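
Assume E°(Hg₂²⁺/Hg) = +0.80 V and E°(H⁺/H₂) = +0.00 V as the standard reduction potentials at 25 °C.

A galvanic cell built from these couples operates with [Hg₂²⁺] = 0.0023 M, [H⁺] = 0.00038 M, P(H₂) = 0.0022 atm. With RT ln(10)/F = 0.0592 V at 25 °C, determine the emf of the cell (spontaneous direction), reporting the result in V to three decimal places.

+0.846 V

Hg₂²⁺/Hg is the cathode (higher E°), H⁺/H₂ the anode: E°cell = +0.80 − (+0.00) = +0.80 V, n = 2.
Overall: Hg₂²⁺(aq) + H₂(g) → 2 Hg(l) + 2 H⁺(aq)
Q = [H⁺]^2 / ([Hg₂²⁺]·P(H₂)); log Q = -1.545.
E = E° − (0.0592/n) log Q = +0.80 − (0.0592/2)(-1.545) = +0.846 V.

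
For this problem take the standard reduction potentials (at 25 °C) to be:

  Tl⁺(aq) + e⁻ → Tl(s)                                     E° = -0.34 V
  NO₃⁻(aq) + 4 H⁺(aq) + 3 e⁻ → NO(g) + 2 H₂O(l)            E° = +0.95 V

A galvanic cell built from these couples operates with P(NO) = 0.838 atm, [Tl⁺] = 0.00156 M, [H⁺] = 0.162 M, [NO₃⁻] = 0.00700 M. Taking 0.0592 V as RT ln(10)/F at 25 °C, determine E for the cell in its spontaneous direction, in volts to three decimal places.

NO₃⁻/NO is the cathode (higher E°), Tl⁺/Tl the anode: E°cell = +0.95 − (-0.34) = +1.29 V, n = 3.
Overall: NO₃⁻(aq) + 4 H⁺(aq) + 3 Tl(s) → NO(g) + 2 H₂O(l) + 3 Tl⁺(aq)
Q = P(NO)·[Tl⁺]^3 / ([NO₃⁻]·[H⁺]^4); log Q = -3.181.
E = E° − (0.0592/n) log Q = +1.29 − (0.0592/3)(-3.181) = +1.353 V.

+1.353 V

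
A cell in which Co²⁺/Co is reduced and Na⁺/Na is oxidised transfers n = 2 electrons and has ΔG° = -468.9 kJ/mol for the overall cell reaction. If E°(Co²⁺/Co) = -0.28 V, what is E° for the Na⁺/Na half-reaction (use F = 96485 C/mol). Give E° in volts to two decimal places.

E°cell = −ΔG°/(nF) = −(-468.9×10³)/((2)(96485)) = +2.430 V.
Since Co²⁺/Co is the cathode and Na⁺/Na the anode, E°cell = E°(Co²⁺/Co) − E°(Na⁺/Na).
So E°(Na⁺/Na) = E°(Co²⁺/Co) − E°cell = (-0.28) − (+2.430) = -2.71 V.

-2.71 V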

--

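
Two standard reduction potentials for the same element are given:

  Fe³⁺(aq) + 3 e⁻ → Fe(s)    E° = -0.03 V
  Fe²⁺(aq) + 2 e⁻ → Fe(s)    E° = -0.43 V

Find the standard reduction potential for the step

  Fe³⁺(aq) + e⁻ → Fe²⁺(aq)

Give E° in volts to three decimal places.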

* * *

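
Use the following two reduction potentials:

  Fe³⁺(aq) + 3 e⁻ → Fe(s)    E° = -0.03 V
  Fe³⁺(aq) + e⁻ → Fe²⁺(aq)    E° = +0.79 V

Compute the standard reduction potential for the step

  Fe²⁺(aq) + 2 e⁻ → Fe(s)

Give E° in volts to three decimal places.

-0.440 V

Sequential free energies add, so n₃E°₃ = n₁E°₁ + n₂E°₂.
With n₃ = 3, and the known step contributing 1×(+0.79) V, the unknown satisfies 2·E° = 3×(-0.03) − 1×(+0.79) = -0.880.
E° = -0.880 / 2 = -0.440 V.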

Task details: Where a line of the listing contains the word "reduction", it counts toward the total; say how many lines that makes, giving the number alone.

Task response: 6